Available data:
______________________________

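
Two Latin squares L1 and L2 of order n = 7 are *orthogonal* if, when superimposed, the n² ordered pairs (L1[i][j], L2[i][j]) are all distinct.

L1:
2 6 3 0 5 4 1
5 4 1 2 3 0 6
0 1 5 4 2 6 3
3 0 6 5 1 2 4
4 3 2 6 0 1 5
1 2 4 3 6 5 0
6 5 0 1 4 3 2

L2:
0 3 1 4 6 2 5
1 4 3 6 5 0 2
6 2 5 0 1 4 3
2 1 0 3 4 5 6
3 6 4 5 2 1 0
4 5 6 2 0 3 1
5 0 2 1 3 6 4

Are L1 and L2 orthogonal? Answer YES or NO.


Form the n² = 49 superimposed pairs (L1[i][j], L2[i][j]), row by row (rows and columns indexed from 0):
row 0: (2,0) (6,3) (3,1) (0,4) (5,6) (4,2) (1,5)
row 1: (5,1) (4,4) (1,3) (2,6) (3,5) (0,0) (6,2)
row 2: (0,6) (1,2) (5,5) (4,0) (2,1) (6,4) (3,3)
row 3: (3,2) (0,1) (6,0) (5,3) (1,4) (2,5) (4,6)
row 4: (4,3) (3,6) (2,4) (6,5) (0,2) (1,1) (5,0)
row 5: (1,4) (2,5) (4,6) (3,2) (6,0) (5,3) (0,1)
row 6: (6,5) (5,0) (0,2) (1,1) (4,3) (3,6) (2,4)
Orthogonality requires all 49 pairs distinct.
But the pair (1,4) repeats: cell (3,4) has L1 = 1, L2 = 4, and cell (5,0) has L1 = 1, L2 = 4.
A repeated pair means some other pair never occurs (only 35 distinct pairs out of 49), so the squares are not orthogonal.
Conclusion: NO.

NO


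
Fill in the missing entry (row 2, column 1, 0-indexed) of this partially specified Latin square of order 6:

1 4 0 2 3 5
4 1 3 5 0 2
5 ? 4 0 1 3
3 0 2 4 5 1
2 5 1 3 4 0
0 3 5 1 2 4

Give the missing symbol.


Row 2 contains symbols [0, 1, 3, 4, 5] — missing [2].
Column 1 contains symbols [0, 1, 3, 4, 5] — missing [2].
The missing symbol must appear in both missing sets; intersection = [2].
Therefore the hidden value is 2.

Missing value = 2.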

______________________________

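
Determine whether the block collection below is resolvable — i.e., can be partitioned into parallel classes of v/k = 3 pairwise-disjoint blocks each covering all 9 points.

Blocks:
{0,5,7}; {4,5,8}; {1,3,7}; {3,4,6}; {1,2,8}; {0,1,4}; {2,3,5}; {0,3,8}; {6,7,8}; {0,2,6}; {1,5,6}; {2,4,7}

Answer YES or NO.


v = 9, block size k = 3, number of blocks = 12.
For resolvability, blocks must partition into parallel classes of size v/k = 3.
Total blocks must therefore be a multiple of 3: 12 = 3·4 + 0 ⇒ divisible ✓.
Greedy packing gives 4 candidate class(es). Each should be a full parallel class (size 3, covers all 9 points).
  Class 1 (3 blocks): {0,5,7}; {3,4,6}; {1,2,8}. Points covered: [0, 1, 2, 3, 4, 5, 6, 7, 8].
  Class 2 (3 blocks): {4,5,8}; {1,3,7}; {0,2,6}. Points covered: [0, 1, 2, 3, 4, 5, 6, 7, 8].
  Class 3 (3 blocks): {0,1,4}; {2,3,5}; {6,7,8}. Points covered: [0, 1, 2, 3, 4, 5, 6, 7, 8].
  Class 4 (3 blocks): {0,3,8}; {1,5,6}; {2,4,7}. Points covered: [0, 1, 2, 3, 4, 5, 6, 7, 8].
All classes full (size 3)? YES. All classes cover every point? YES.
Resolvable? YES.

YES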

______________________________

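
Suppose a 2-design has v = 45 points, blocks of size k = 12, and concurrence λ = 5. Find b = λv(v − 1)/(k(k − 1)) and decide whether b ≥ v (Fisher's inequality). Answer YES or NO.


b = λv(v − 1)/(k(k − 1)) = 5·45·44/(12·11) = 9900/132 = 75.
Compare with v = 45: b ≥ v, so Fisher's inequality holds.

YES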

______________________________

Assignment: Extract all lines of the records above that include "Latin".

Result:
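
Two Latin squares L1 and L2 of order n = 7 are *orthogonal* if, when superimposed, the n² ordered pairs (L1[i][j], L2[i][j]) are all distinct.
Fill in the missing entry (row 2, column 1, 0-indexed) of this partially specified Latin square of order 6: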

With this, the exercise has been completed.